What you will do -> Transcribe the records in full, keeping every word exactly as given.

Raw data ->
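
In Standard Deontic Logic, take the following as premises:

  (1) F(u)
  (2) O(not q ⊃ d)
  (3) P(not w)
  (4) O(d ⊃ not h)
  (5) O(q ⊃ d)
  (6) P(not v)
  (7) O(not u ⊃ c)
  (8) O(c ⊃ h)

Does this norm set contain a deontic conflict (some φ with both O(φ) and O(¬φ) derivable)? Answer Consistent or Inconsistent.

Inconsistent

Premises 2 and 5 cover both cases: O(not q ⊃ d) and O(q ⊃ d). Since not q ∨ q is a tautology, O(d) follows.
Premise 4 is O(d ⊃ not h); since O(d), deontic closure gives O(not h).
Premise 8 is O(c ⊃ h); contrapositively O(not h ⊃ not c). Since O(not h) holds, K gives O(not c).
The contrapositive of premise 7 (O(not u ⊃ c)) is O(not c ⊃ u), and O(not c) is already established, so O(u).
However, F(u) at premise 1 amounts to O(not u).
We now have both O(u) and O(not u) — u is simultaneously obligatory and forbidden, violating the D-axiom.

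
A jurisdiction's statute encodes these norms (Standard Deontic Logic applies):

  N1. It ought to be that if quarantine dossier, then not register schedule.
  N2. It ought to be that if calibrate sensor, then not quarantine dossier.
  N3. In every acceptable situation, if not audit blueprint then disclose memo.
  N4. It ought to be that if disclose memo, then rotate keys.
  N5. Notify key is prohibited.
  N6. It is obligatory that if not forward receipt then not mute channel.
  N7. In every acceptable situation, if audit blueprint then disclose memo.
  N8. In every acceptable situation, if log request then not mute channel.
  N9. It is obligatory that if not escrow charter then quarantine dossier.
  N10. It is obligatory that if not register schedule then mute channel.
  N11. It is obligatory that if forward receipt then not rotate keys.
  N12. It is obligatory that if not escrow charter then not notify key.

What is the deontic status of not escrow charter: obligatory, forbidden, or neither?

Forbidden

By case analysis on ¬audit_blueprint: premise 3 gives O(¬audit_blueprint → disclose_memo) and premise 7 gives O(audit_blueprint → disclose_memo), so O(disclose_memo) either way.
Applying K to premise 4 (O(disclose_memo → rotate_keys)) and O(disclose_memo) yields O(rotate_keys).
The contrapositive of premise 11 (O(forward_receipt → ¬rotate_keys)) is O(rotate_keys → ¬forward_receipt), and O(rotate_keys) is already established, so O(¬forward_receipt).
From O(¬forward_receipt) and premise 6, O(¬forward_receipt → ¬mute_channel), we obtain O(¬mute_channel).
The contrapositive of premise 10 (O(¬register_schedule → mute_channel)) is O(¬mute_channel → register_schedule), and O(¬mute_channel) is already established, so O(register_schedule).
Premise 1 is O(quarantine_dossier → ¬register_schedule); contrapositively O(register_schedule → ¬quarantine_dossier). Since O(register_schedule) holds, K gives O(¬quarantine_dossier).
Premise 9 is O(¬escrow_charter → quarantine_dossier); contrapositively O(¬quarantine_dossier → escrow_charter). Since O(¬quarantine_dossier) holds, K gives O(escrow_charter).
Premises 2, 5, 8, 12 do not contribute to this derivation.
Thus O(escrow_charter), which is F(¬escrow_charter): ¬escrow_charter is forbidden.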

Task output ->
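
In Standard Deontic Logic, take the following as premises:

  (1) F(u)
  (2) O(not q ⊃ d)
  (3) P(not w)
  (4) O(d ⊃ not h)
  (5) O(q ⊃ d)
  (6) P(not v)
  (7) O(not u ⊃ c)
  (8) O(c ⊃ h)

Does this norm set contain a deontic conflict (some φ with both O(φ) and O(¬φ) derivable)? Answer Consistent or Inconsistent.

Inconsistent

Premises 2 and 5 cover both cases: O(not q ⊃ d) and O(q ⊃ d). Since not q ∨ q is a tautology, O(d) follows.
Premise 4 is O(d ⊃ not h); since O(d), deontic closure gives O(not h).
Premise 8 is O(c ⊃ h); contrapositively O(not h ⊃ not c). Since O(not h) holds, K gives O(not c).
The contrapositive of premise 7 (O(not u ⊃ c)) is O(not c ⊃ u), and O(not c) is already established, so O(u).
However, F(u) at premise 1 amounts to O(not u).
We now have both O(u) and O(not u) — u is simultaneously obligatory and forbidden, violating the D-axiom.

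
A jurisdiction's statute encodes these norms (Standard Deontic Logic applies):

  N1. It ought to be that if quarantine dossier, then not register schedule.
  N2. It ought to be that if calibrate sensor, then not quarantine dossier.
  N3. In every acceptable situation, if not audit blueprint then disclose memo.
  N4. It ought to be that if disclose memo, then rotate keys.
  N5. Notify key is prohibited.
  N6. It is obligatory that if not forward receipt then not mute channel.
  N7. In every acceptable situation, if audit blueprint then disclose memo.
  N8. In every acceptable situation, if log request then not mute channel.
  N9. It is obligatory that if not escrow charter then quarantine dossier.
  N10. It is obligatory that if not register schedule then mute channel.
  N11. It is obligatory that if forward receipt then not rotate keys.
  N12. It is obligatory that if not escrow charter then not notify key.

What is the deontic status of not escrow charter: obligatory, forbidden, or neither?

Forbidden

By case analysis on ¬audit_blueprint: premise 3 gives O(¬audit_blueprint → disclose_memo) and premise 7 gives O(audit_blueprint → disclose_memo), so O(disclose_memo) either way.
Applying K to premise 4 (O(disclose_memo → rotate_keys)) and O(disclose_memo) yields O(rotate_keys).
The contrapositive of premise 11 (O(forward_receipt → ¬rotate_keys)) is O(rotate_keys → ¬forward_receipt), and O(rotate_keys) is already established, so O(¬forward_receipt).
From O(¬forward_receipt) and premise 6, O(¬forward_receipt → ¬mute_channel), we obtain O(¬mute_channel).
The contrapositive of premise 10 (O(¬register_schedule → mute_channel)) is O(¬mute_channel → register_schedule), and O(¬mute_channel) is already established, so O(register_schedule).
Premise 1 is O(quarantine_dossier → ¬register_schedule); contrapositively O(register_schedule → ¬quarantine_dossier). Since O(register_schedule) holds, K gives O(¬quarantine_dossier).
Premise 9 is O(¬escrow_charter → quarantine_dossier); contrapositively O(¬quarantine_dossier → escrow_charter). Since O(¬quarantine_dossier) holds, K gives O(escrow_charter).
Premises 2, 5, 8, 12 do not contribute to this derivation.
Thus O(escrow_charter), which is F(¬escrow_charter): ¬escrow_charter is forbidden.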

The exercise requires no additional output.